● **Problem statement**
From the entries below, reproduce exactly the line containing "over a 26-byte", the line containing "D4: src=0x00 dst=0x14 len=6", and every line in between, with nothing added.

Content starts

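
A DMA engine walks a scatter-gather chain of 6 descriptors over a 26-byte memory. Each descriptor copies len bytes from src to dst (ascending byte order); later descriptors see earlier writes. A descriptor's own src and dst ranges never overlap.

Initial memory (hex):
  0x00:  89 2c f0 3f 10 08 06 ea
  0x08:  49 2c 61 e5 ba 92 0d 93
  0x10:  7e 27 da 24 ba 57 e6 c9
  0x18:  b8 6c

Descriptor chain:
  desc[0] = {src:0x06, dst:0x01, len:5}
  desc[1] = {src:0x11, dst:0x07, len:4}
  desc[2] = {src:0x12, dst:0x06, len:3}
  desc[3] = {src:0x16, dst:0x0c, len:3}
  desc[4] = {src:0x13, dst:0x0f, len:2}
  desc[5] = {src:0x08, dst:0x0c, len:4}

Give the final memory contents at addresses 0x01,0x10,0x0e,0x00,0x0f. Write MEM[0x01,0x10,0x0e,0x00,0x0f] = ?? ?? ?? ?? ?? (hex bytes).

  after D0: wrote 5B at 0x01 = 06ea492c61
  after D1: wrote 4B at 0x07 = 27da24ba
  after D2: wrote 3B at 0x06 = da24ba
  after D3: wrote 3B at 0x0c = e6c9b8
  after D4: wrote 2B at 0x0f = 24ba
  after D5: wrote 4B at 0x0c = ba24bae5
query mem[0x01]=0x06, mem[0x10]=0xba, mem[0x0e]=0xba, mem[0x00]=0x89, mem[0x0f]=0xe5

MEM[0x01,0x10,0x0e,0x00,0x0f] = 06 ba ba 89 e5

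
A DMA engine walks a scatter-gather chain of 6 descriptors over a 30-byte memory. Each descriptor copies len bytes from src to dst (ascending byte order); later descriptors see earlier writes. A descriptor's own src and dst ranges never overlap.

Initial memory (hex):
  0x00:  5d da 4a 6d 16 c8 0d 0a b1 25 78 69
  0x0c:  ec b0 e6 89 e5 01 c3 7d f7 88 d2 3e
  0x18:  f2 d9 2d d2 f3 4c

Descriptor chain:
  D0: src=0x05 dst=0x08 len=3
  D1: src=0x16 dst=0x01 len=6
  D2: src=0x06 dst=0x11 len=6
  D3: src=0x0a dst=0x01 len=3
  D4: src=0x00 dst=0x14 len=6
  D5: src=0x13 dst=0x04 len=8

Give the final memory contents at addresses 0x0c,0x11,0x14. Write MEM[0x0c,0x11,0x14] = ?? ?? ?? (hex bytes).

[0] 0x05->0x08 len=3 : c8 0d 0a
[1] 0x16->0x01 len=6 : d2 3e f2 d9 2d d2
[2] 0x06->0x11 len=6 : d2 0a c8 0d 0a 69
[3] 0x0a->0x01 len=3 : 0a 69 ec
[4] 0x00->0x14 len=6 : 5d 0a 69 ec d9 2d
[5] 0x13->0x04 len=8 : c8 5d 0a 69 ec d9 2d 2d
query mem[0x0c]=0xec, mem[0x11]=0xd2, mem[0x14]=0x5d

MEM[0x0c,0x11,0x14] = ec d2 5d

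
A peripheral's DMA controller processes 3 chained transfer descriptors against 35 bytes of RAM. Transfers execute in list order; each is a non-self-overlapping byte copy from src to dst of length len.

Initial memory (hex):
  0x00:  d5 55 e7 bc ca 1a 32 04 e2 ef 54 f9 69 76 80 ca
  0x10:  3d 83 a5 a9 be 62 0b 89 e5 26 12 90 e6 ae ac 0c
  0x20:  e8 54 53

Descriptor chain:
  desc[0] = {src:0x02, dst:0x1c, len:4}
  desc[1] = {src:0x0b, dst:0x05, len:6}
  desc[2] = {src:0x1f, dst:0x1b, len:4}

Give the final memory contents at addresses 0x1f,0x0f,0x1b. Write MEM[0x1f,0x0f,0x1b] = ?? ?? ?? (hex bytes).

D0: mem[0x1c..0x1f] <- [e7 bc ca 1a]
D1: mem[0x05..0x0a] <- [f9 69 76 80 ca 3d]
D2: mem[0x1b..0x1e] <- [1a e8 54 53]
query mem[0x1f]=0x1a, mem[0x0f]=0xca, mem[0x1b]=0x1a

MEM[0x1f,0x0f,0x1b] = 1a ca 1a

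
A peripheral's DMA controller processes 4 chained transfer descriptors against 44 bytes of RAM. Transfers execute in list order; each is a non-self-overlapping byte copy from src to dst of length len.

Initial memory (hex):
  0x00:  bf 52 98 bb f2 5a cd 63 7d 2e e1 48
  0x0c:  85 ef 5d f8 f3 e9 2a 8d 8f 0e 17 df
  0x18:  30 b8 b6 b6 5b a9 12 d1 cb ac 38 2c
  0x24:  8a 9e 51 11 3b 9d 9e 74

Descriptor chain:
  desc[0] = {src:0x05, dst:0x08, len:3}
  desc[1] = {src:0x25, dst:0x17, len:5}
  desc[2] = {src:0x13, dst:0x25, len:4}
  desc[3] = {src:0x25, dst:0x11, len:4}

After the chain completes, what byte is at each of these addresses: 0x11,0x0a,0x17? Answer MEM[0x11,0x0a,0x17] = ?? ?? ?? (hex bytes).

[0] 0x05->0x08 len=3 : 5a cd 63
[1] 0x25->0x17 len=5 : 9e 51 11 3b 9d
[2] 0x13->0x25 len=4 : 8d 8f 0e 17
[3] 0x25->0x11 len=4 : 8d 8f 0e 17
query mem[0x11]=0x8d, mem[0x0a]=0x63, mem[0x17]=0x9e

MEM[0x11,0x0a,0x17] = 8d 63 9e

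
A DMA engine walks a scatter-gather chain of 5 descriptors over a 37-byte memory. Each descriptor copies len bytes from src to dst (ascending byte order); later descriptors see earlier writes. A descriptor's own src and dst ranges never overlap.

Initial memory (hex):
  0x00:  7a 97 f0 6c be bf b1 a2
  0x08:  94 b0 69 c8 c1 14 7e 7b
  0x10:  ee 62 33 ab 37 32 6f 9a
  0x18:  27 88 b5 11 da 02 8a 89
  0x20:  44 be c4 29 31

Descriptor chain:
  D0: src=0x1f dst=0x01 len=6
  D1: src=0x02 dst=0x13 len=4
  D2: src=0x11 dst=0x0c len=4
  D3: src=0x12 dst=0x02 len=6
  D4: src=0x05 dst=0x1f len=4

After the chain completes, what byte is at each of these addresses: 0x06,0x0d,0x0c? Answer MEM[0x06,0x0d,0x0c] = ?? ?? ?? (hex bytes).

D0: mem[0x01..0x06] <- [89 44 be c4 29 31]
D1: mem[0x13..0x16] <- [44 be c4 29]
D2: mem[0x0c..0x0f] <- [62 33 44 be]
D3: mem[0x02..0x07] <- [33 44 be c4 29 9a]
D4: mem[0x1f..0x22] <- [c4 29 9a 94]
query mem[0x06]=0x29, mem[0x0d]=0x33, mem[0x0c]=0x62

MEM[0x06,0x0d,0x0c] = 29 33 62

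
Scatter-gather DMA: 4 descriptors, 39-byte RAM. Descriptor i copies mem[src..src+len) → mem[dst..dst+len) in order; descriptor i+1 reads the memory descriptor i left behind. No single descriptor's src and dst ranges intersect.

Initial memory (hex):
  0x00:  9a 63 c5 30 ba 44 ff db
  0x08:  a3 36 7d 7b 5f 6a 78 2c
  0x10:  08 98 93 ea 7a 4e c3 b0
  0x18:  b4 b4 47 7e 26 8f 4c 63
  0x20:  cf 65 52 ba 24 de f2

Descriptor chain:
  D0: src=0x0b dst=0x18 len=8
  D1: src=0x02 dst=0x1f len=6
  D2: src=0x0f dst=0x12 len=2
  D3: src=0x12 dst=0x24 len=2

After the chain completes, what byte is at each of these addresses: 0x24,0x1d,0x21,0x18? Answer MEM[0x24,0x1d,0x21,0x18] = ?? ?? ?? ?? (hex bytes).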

Content ends
Content starts

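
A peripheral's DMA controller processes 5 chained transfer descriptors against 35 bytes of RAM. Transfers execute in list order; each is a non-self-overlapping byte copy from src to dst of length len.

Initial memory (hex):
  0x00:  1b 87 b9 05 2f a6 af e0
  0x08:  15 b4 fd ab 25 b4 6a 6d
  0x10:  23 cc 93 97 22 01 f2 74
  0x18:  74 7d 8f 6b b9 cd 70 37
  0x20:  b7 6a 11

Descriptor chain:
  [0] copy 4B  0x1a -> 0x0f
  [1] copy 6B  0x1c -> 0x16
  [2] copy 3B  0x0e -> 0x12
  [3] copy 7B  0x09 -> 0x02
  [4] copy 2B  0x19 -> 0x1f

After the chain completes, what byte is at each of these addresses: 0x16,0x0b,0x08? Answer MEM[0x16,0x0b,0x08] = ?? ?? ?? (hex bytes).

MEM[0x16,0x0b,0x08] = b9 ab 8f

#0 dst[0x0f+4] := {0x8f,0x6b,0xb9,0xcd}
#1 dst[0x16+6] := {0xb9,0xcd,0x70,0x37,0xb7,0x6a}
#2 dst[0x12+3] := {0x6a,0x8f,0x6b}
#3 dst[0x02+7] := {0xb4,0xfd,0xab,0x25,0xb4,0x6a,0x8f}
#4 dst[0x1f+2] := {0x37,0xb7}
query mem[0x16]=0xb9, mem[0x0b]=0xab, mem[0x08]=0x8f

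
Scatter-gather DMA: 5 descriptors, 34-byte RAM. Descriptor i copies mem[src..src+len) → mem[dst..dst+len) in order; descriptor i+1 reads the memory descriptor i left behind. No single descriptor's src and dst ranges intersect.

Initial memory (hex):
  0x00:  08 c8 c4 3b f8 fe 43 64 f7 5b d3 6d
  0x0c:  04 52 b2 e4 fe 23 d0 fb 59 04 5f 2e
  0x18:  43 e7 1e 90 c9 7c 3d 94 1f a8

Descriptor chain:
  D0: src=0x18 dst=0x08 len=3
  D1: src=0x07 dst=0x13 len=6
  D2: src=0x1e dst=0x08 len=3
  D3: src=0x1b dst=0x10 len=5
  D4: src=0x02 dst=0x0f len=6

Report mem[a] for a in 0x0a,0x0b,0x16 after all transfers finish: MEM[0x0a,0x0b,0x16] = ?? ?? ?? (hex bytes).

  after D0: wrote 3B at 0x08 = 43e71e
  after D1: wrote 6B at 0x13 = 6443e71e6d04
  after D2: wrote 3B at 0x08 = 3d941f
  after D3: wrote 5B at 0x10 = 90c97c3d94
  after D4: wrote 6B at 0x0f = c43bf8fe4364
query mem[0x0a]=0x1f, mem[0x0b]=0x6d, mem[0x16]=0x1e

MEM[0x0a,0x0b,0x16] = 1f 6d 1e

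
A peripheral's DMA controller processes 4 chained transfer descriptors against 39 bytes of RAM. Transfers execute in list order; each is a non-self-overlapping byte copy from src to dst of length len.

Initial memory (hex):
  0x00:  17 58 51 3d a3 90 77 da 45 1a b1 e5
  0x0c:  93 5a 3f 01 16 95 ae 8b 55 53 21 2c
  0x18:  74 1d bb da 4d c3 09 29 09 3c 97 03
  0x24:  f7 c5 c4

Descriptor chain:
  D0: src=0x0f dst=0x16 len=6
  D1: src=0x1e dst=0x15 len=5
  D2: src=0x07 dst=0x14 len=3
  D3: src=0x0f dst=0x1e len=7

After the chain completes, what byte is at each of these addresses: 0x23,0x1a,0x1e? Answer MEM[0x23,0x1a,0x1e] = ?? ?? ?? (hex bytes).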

Content ends
Content starts

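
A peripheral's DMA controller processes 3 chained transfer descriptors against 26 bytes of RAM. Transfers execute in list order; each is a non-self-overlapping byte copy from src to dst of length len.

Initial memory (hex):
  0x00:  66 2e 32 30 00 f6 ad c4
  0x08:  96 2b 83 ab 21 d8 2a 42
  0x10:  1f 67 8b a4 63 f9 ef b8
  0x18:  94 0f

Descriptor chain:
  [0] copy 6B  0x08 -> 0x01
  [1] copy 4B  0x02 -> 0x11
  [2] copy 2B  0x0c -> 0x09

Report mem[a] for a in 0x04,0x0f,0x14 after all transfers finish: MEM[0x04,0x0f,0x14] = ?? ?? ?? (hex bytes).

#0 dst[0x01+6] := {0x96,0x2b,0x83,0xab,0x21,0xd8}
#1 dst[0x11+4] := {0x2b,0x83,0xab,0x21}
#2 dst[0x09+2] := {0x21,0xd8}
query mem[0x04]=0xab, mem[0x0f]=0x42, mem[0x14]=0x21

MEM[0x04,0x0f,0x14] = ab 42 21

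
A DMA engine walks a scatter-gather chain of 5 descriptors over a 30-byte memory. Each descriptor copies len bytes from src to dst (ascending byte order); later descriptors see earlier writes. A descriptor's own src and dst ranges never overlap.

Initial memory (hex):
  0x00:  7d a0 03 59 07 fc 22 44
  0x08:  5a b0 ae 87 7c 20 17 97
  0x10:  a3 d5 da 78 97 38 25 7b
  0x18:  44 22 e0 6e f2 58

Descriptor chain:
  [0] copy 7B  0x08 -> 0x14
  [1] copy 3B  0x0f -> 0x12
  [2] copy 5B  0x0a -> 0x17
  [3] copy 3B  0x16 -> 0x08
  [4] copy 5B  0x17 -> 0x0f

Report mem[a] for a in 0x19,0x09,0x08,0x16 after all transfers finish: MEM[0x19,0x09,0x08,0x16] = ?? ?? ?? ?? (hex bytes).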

Content ends

● **Output of the task**
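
A DMA engine walks a scatter-gather chain of 6 descriptors over a 26-byte memory. Each descriptor copies len bytes from src to dst (ascending byte order); later descriptors see earlier writes. A descriptor's own src and dst ranges never overlap.

Initial memory (hex):
  0x00:  89 2c f0 3f 10 08 06 ea
  0x08:  49 2c 61 e5 ba 92 0d 93
  0x10:  7e 27 da 24 ba 57 e6 c9
  0x18:  b8 6c

Descriptor chain:
  desc[0] = {src:0x06, dst:0x01, len:5}
  desc[1] = {src:0x11, dst:0x07, len:4}
  desc[2] = {src:0x12, dst:0x06, len:3}
  desc[3] = {src:0x16, dst:0x0c, len:3}
  desc[4] = {src:0x13, dst:0x0f, len:2}
  desc[5] = {src:0x08, dst:0x0c, len:4}

Give the final memory contents at addresses 0x01,0x10,0x0e,0x00,0x0f. Write MEM[0x01,0x10,0x0e,0x00,0x0f] = ?? ?? ?? ?? ?? (hex bytes).

  after D0: wrote 5B at 0x01 = 06ea492c61
  after D1: wrote 4B at 0x07 = 27da24ba
  after D2: wrote 3B at 0x06 = da24ba
  after D3: wrote 3B at 0x0c = e6c9b8
  after D4: wrote 2B at 0x0f = 24ba
  after D5: wrote 4B at 0x0c = ba24bae5
query mem[0x01]=0x06, mem[0x10]=0xba, mem[0x0e]=0xba, mem[0x00]=0x89, mem[0x0f]=0xe5

MEM[0x01,0x10,0x0e,0x00,0x0f] = 06 ba ba 89 e5

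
A DMA engine walks a scatter-gather chain of 6 descriptors over a 30-byte memory. Each descriptor copies len bytes from src to dst (ascending byte order); later descriptors see earlier writes. A descriptor's own src and dst ranges never overlap.

Initial memory (hex):
  0x00:  5d da 4a 6d 16 c8 0d 0a b1 25 78 69
  0x0c:  ec b0 e6 89 e5 01 c3 7d f7 88 d2 3e
  0x18:  f2 d9 2d d2 f3 4c

Descriptor chain:
  D0: src=0x05 dst=0x08 len=3
  D1: src=0x16 dst=0x01 len=6
  D2: src=0x06 dst=0x11 len=6
  D3: src=0x0a dst=0x01 len=3
  D4: src=0x00 dst=0x14 len=6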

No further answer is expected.